Saved data entries >>
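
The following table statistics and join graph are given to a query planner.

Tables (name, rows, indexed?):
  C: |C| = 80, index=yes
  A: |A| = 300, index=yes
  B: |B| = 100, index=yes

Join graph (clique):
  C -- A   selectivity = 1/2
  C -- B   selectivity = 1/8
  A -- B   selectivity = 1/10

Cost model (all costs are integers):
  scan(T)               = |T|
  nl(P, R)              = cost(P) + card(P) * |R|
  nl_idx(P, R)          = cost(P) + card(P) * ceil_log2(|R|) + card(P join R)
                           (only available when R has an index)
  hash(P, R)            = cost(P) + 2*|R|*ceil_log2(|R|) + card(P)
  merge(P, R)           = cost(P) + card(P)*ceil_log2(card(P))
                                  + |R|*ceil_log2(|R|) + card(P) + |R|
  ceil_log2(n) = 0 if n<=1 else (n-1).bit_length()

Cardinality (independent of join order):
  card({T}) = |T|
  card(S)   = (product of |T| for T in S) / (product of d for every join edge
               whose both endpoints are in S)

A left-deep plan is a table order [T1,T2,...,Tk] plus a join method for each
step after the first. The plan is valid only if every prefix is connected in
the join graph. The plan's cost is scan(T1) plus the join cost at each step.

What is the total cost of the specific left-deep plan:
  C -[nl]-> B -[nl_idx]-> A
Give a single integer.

32080

step 1: scan C: cost=80, card=80
step 2: join B via nl
    card(P join B) = 80*100/(8) = 1000
    cost = 80 + 80*100 = 8080
step 3: join A via nl_idx
    card(P join A) = 1000*300/(2*10) = 15000
    cost = 8080 + 1000*9 + 15000 = 32080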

What is needed >>
Wherever the string "order" appears in the entries, copy that line.

Solution below >>
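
Cardinality (independent of join order):
A left-deep plan is a table order [T1,T2,...,Tk] plus a join method for each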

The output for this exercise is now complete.